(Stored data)
—————

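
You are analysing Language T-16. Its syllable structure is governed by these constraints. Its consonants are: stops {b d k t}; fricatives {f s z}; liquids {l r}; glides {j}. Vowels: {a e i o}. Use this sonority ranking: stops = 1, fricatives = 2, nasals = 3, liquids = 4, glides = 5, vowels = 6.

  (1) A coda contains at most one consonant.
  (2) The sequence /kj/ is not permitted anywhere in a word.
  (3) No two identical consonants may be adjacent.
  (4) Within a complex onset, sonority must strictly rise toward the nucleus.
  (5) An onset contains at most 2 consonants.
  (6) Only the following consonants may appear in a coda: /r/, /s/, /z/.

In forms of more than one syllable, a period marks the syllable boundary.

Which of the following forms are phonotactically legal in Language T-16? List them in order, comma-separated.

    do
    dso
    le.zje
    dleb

do — σ1 onset /d/, coda /∅/ ok → phonotactically legal
dso — σ1 onset /ds/ (1→2 rises), coda /∅/ ok → phonotactically legal
le.zje — σ1 onset /l/, coda /∅/ ok; σ2 onset /zj/ (2→5 rises), coda /∅/ ok → phonotactically legal
dleb — violates constraint 6: syllable 1 coda contains /b/, which is not a licensed coda consonant → phonotactically illegal

do, dso, le.zje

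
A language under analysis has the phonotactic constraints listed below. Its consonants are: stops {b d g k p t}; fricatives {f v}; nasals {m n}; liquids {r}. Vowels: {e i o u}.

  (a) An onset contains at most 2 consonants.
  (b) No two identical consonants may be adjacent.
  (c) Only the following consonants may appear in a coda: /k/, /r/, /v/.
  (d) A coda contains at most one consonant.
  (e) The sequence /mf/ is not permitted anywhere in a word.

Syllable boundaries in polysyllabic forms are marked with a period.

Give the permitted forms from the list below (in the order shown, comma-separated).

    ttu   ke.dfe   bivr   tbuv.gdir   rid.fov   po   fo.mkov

ttu — violates constraint (b): adjacent identical consonants /tt/ → not permitted
ke.dfe — σ1 onset /k/, coda /∅/ ok; σ2 onset /df/ (2C), coda /∅/ ok → permitted
bivr — violates constraint (d): syllable 1 coda /vr/ has 2 consonants (> 1) → not permitted
tbuv.gdir — σ1 onset /tb/ (2C), coda /v/ ok; σ2 onset /gd/ (2C), coda /r/ ok → permitted
rid.fov — violates constraint (c): syllable 1 coda contains /d/, which is not a licensed coda consonant → not permitted
po — σ1 onset /p/, coda /∅/ ok → permitted
fo.mkov — σ1 onset /f/, coda /∅/ ok; σ2 onset /mk/ (2C), coda /v/ ok → permitted

ke.dfe, tbuv.gdir, po, fo.mkov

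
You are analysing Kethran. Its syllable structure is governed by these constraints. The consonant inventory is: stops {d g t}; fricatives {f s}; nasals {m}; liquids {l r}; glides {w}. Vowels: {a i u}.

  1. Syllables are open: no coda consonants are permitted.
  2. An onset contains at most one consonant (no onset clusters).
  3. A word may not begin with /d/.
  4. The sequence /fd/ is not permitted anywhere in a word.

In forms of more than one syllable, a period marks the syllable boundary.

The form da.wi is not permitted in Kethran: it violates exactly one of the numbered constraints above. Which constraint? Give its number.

da.wi: word begins with /d/.
This is a violation of constraint 3: "A word may not begin with /d/."
The remaining constraints (1, 2, 4) are satisfied.

3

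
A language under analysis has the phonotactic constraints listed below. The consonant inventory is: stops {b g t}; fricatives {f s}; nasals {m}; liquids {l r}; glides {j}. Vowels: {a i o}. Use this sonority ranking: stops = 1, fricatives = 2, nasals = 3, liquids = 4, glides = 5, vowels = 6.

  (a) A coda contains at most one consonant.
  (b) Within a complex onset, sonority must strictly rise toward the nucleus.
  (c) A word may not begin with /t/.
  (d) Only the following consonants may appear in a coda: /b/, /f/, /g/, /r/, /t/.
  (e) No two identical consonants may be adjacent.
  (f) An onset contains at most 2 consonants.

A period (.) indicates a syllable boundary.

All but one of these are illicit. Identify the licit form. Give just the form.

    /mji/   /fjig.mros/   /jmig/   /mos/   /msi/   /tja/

/mji/ — σ1 onset /mj/ (3→5 rises), coda /∅/ ok → licit
/fjig.mros/ — violates constraint (d): syllable 2 coda contains /s/, which is not a licensed coda consonant → illicit
/jmig/ — violates constraint (b): syllable 1 onset /jm/: /j/ (glide, 5) → /m/ (nasal, 3) does not rise → illicit
/mos/ — violates constraint (d): syllable 1 coda contains /s/, which is not a licensed coda consonant → illicit
/msi/ — violates constraint (b): syllable 1 onset /ms/: /m/ (nasal, 3) → /s/ (fricative, 2) does not rise → illicit
/tja/ — violates constraint (c): word begins with /t/ → illicit

/mji/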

—————

[YOUR ASSIGNMENT]:
Please show every line of the records that holds the word "inventory".

[FINISHED TASK]:
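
You are analysing Kethran. Its syllable structure is governed by these constraints. The consonant inventory is: stops {d g t}; fricatives {f s}; nasals {m}; liquids {l r}; glides {w}. Vowels: {a i u}.
A language under analysis has the phonotactic constraints listed below. The consonant inventory is: stops {b g t}; fricatives {f s}; nasals {m}; liquids {l r}; glides {j}. Vowels: {a i o}. Use this sonority ranking: stops = 1, fricatives = 2, nasals = 3, liquids = 4, glides = 5, vowels = 6.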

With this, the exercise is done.